• What is being asked: Where a line of the data holds the word "When", copy that line.

• Listed records:
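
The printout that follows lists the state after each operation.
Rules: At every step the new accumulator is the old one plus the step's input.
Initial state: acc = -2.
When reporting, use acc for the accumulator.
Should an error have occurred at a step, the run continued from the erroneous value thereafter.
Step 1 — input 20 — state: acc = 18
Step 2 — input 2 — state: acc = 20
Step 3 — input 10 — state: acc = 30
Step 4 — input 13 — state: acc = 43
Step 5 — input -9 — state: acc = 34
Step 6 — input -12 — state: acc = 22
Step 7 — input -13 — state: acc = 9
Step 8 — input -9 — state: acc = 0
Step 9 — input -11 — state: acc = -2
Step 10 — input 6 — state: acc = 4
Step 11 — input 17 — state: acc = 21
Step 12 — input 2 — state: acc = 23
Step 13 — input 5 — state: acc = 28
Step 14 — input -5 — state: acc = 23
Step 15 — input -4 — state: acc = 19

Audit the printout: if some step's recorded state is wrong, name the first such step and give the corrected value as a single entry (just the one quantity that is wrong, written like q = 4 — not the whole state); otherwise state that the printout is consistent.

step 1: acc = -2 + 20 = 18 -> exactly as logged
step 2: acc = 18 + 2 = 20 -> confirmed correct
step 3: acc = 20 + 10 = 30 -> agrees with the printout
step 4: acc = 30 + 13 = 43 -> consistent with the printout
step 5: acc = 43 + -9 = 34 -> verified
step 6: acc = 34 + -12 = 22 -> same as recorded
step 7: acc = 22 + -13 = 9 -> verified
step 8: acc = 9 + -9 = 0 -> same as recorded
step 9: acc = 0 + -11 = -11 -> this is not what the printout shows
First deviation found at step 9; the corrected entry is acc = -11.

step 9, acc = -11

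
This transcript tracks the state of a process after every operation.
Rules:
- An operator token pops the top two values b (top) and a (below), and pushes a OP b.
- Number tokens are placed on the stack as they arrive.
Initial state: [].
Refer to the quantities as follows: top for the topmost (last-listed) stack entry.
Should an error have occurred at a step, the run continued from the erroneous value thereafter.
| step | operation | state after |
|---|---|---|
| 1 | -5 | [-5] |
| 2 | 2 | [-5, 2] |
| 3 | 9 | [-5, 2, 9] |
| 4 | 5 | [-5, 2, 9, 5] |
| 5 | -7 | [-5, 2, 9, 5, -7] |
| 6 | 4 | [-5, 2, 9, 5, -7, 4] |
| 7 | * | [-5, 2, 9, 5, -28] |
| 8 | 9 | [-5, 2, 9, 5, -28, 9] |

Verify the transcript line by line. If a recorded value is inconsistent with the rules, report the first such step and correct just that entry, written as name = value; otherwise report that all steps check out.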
...
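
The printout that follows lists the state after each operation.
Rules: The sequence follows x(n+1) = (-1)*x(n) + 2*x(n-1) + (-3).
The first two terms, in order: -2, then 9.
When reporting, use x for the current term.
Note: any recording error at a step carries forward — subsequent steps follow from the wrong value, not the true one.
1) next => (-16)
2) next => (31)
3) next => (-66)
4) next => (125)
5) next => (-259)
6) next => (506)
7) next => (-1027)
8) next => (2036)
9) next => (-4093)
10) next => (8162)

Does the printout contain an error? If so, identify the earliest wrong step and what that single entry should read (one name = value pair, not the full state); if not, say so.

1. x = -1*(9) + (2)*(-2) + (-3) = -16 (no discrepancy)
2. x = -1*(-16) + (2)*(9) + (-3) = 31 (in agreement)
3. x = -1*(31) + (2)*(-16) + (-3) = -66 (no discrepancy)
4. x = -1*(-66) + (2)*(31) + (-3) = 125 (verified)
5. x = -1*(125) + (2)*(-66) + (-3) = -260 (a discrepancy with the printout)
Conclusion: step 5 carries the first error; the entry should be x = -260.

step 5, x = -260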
...
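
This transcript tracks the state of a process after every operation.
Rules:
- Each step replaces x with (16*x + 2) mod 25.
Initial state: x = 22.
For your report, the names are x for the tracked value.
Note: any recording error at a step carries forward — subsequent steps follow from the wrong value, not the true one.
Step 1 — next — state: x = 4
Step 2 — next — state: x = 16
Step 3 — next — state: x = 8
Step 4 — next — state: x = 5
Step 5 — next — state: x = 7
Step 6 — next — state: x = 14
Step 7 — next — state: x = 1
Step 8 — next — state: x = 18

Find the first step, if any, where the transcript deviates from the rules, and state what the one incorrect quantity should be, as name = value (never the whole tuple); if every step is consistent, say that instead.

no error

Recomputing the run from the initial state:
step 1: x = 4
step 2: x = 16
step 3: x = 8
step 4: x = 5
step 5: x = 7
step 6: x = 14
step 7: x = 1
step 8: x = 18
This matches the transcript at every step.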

• Response:
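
When reporting, use acc for the accumulator.
When reporting, use x for the current term.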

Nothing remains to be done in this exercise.